** PROVIDED RECORDS follows **

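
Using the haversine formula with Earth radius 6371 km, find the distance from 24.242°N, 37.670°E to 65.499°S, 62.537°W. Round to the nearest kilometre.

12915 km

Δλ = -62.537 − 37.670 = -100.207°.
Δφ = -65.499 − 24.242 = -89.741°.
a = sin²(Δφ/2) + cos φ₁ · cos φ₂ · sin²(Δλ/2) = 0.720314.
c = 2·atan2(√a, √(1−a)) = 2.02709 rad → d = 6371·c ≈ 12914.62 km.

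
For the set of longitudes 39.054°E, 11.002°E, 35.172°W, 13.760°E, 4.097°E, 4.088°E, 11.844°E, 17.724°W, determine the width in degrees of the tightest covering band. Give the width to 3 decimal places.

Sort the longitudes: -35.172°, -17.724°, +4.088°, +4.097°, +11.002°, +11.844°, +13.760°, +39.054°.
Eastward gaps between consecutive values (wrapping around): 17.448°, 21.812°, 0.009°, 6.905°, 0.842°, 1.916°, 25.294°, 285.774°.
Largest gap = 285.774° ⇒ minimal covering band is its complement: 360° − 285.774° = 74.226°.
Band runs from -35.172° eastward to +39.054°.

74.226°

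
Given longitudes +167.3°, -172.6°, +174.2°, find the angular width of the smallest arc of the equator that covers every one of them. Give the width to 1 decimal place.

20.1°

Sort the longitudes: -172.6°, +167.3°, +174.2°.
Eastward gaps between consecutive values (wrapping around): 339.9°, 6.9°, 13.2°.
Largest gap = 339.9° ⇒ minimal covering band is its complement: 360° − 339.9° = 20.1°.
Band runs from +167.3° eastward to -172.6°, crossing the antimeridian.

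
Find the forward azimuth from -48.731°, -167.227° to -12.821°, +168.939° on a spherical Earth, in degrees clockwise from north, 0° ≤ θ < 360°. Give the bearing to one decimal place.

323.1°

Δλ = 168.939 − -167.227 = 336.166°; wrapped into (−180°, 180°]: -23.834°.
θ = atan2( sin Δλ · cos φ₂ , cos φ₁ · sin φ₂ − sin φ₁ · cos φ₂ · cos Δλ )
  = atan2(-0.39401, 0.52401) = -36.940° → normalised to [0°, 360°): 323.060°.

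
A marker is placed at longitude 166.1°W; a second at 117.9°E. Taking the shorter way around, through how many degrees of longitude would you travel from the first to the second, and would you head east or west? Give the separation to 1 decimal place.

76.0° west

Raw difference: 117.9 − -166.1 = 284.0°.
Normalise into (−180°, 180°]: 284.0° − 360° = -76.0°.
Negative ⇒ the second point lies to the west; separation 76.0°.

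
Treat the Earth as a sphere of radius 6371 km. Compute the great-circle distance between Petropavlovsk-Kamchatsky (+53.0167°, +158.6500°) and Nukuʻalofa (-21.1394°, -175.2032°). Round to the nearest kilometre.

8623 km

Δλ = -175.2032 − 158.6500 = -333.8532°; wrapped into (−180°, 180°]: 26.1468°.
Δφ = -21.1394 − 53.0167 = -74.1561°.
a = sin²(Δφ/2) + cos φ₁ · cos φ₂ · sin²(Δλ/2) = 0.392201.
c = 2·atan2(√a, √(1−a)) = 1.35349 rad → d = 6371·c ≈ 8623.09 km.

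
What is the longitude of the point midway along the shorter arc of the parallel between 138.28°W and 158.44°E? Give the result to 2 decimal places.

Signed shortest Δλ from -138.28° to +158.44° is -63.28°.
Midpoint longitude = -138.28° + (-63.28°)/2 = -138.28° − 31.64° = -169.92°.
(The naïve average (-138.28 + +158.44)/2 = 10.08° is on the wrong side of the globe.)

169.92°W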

** End of PROVIDED RECORDS **

## WORK INSTRUCTIONS
Please transcribe exactly the line containing "What is the" and every line after it through the end of the records, and nothing else.

## TASK RESULT
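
What is the longitude of the point midway along the shorter arc of the parallel between 138.28°W and 158.44°E? Give the result to 2 decimal places.

Signed shortest Δλ from -138.28° to +158.44° is -63.28°.
Midpoint longitude = -138.28° + (-63.28°)/2 = -138.28° − 31.64° = -169.92°.
(The naïve average (-138.28 + +158.44)/2 = 10.08° is on the wrong side of the globe.)

169.92°W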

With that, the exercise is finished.